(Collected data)

◇ ◇ ◇ ◇ ◇ ◇ ◇

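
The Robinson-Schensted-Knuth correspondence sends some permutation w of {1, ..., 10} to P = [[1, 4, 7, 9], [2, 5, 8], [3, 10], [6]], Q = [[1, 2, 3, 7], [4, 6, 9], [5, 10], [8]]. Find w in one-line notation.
3 6 8 5 2 4 10 1 9 7

Reverse the RSK construction: for i from n down to 1, find the cell of Q containing i, remove the entry at that cell from P, and reverse-bump it up through P; the value ejected from row 1 is w(i).

Step i=10: Q has 10 at row 3, column 2; remove 10 from row 3 of P and reverse-bump: 10 enters row 2 and ejects 8; 8 enters row 1 and ejects 7. So w(10) = 7. P is now [[1, 4, 8, 9], [2, 5, 10], [3], [6]].
Step i=9: Q has 9 at row 2, column 3; remove 10 from row 2 of P and reverse-bump: 10 enters row 1 and ejects 9. So w(9) = 9. P is now [[1, 4, 8, 10], [2, 5], [3], [6]].
Step i=8: Q has 8 at row 4, column 1; remove 6 from row 4 of P and reverse-bump: 6 enters row 3 and ejects 3; 3 enters row 2 and ejects 2; 2 enters row 1 and ejects 1. So w(8) = 1. P is now [[2, 4, 8, 10], [3, 5], [6]].
Step i=7: Q has 7 at row 1, column 4; remove that cell from P, ejecting 10. So w(7) = 10. P is now [[2, 4, 8], [3, 5], [6]].
Step i=6: Q has 6 at row 2, column 2; remove 5 from row 2 of P and reverse-bump: 5 enters row 1 and ejects 4. So w(6) = 4. P is now [[2, 5, 8], [3], [6]].
Step i=5: Q has 5 at row 3, column 1; remove 6 from row 3 of P and reverse-bump: 6 enters row 2 and ejects 3; 3 enters row 1 and ejects 2. So w(5) = 2. P is now [[3, 5, 8], [6]].
Step i=4: Q has 4 at row 2, column 1; remove 6 from row 2 of P and reverse-bump: 6 enters row 1 and ejects 5. So w(4) = 5. P is now [[3, 6, 8]].
Step i=3: Q has 3 at row 1, column 3; remove that cell from P, ejecting 8. So w(3) = 8. P is now [[3, 6]].
Step i=2: Q has 2 at row 1, column 2; remove that cell from P, ejecting 6. So w(2) = 6. P is now [[3]].
Step i=1: Q has 1 at row 1, column 1; remove that cell from P, ejecting 3. So w(1) = 3. P is now [].

So w = 3 6 8 5 2 4 10 1 9 7.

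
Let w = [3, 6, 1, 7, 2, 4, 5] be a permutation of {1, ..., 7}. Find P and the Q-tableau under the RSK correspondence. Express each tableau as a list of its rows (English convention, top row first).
Insert each entry of the permutation into P by Schensted row insertion, recording in Q the position of each new cell.

Insert 3: appended to row 1. P = [[3]], Q = [[1]].
Insert 6: appended to row 1. P = [[3, 6]], Q = [[1, 2]].
Insert 1: 1 bumps 3 from row 1; 3 starts row 2. P = [[1, 6], [3]], Q = [[1, 2], [3]].
Insert 7: appended to row 1. P = [[1, 6, 7], [3]], Q = [[1, 2, 4], [3]].
Insert 2: 2 bumps 6 from row 1; 6 appends to row 2. P = [[1, 2, 7], [3, 6]], Q = [[1, 2, 4], [3, 5]].
Insert 4: 4 bumps 7 from row 1; 7 appends to row 2. P = [[1, 2, 4], [3, 6, 7]], Q = [[1, 2, 4], [3, 5, 6]].
Insert 5: appended to row 1. P = [[1, 2, 4, 5], [3, 6, 7]], Q = [[1, 2, 4, 7], [3, 5, 6]].

So P = [[1, 2, 4, 5], [3, 6, 7]], Q = [[1, 2, 4, 7], [3, 5, 6]].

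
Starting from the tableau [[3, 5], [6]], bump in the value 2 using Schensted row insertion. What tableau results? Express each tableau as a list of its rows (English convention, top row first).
In row 1, 2 replaces 3 (the leftmost entry greater than 2); 3 is bumped to row 2. In row 2, 3 replaces 6 (the leftmost entry greater than 3); 6 is bumped to row 3. 6 starts a new row 3. The new tableau is [[2, 5], [3], [6]].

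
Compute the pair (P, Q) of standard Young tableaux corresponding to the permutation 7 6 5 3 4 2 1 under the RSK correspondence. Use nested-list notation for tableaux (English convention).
Insert each entry of the permutation into P by Schensted row insertion, recording in Q the position of each new cell.

Insert 7: appended to row 1. P = [[7]].
Insert 6: 6 bumps 7 from row 1; 7 starts row 2. P = [[6], [7]].
Insert 5: 5 bumps 6 from row 1; 6 bumps 7 from row 2; 7 starts row 3. P = [[5], [6], [7]].
Insert 3: 3 bumps 5 from row 1; 5 bumps 6 from row 2; 6 bumps 7 from row 3; 7 starts row 4. P = [[3], [5], [6], [7]].
Insert 4: appended to row 1. P = [[3, 4], [5], [6], [7]].
Insert 2: 2 bumps 3 from row 1; 3 bumps 5 from row 2; 5 bumps 6 from row 3; 6 bumps 7 from row 4; 7 starts row 5. P = [[2, 4], [3], [5], [6], [7]].
Insert 1: 1 bumps 2 from row 1; 2 bumps 3 from row 2; 3 bumps 5 from row 3; 5 bumps 6 from row 4; 6 bumps 7 from row 5; 7 starts row 6. P = [[1, 4], [2], [3], [5], [6], [7]].

So P = [[1, 4], [2], [3], [5], [6], [7]], Q = [[1, 5], [2], [3], [4], [6], [7]].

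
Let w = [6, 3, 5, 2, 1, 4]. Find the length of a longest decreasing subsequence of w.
4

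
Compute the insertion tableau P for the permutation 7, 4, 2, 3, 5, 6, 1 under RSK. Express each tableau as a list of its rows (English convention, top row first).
Insert 7: appended to row 1. P = [[7]].
Insert 4: 4 bumps 7 from row 1; 7 starts row 2. P = [[4], [7]].
Insert 2: 2 bumps 4 from row 1; 4 bumps 7 from row 2; 7 starts row 3. P = [[2], [4], [7]].
Insert 3: appended to row 1. P = [[2, 3], [4], [7]].
Insert 5: appended to row 1. P = [[2, 3, 5], [4], [7]].
Insert 6: appended to row 1. P = [[2, 3, 5, 6], [4], [7]].
Insert 1: 1 bumps 2 from row 1; 2 bumps 4 from row 2; 4 bumps 7 from row 3; 7 starts row 4. P = [[1, 3, 5, 6], [2], [4], [7]].

So P = [[1, 3, 5, 6], [2], [4], [7]].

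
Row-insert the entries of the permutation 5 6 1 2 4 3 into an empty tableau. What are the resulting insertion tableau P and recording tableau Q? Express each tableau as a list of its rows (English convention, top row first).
P = [[1, 2, 3], [4, 6], [5]], Q = [[1, 2, 5], [3, 4], [6]]

Insert each entry of the permutation into P by Schensted row insertion, recording in Q the position of each new cell.

Insert 5: appended to row 1. P = [[5]].
Insert 6: appended to row 1. P = [[5, 6]].
Insert 1: 1 bumps 5 from row 1; 5 starts row 2. P = [[1, 6], [5]].
Insert 2: 2 bumps 6 from row 1; 6 appends to row 2. P = [[1, 2], [5, 6]].
Insert 4: appended to row 1. P = [[1, 2, 4], [5, 6]].
Insert 3: 3 bumps 4 from row 1; 4 bumps 5 from row 2; 5 starts row 3. P = [[1, 2, 3], [4, 6], [5]].

So P = [[1, 2, 3], [4, 6], [5]], Q = [[1, 2, 5], [3, 4], [6]].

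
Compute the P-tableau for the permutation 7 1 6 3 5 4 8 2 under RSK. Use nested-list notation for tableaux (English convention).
Insert 7: appended to row 1. P = [[7]].
Insert 1: 1 bumps 7 from row 1; 7 starts row 2. P = [[1], [7]].
Insert 6: appended to row 1. P = [[1, 6], [7]].
Insert 3: 3 bumps 6 from row 1; 6 bumps 7 from row 2; 7 starts row 3. P = [[1, 3], [6], [7]].
Insert 5: appended to row 1. P = [[1, 3, 5], [6], [7]].
Insert 4: 4 bumps 5 from row 1; 5 bumps 6 from row 2; 6 bumps 7 from row 3; 7 starts row 4. P = [[1, 3, 4], [5], [6], [7]].
Insert 8: appended to row 1. P = [[1, 3, 4, 8], [5], [6], [7]].
Insert 2: 2 bumps 3 from row 1; 3 bumps 5 from row 2; 5 bumps 6 from row 3; 6 bumps 7 from row 4; 7 starts row 5. P = [[1, 2, 4, 8], [3], [5], [6], [7]].

So P = [[1, 2, 4, 8], [3], [5], [6], [7]].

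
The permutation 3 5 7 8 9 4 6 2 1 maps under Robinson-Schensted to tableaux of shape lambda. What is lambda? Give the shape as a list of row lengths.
[5, 2, 1, 1]

Row-insert each entry into an empty tableau.

After inserting 3: P = [[3]].
After inserting 5: P = [[3, 5]].
After inserting 7: P = [[3, 5, 7]].
After inserting 8: P = [[3, 5, 7, 8]].
After inserting 9: P = [[3, 5, 7, 8, 9]].
After inserting 4: P = [[3, 4, 7, 8, 9], [5]].
After inserting 6: P = [[3, 4, 6, 8, 9], [5, 7]].
After inserting 2: P = [[2, 4, 6, 8, 9], [3, 7], [5]].
After inserting 1: P = [[1, 4, 6, 8, 9], [2, 7], [3], [5]].

The final insertion tableau P = [[1, 4, 6, 8, 9], [2, 7], [3], [5]] has shape [5, 2, 1, 1].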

◇ ◇ ◇ ◇ ◇ ◇ ◇

Task item: Find "The permutation 3" in the entries above, then repeat its line and all lines after it exactly, down to the last line.

Answer space:
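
The permutation 3 5 7 8 9 4 6 2 1 maps under Robinson-Schensted to tableaux of shape lambda. What is lambda? Give the shape as a list of row lengths.
[5, 2, 1, 1]

Row-insert each entry into an empty tableau.

After inserting 3: P = [[3]].
After inserting 5: P = [[3, 5]].
After inserting 7: P = [[3, 5, 7]].
After inserting 8: P = [[3, 5, 7, 8]].
After inserting 9: P = [[3, 5, 7, 8, 9]].
After inserting 4: P = [[3, 4, 7, 8, 9], [5]].
After inserting 6: P = [[3, 4, 6, 8, 9], [5, 7]].
After inserting 2: P = [[2, 4, 6, 8, 9], [3, 7], [5]].
After inserting 1: P = [[1, 4, 6, 8, 9], [2, 7], [3], [5]].

The final insertion tableau P = [[1, 4, 6, 8, 9], [2, 7], [3], [5]] has shape [5, 2, 1, 1].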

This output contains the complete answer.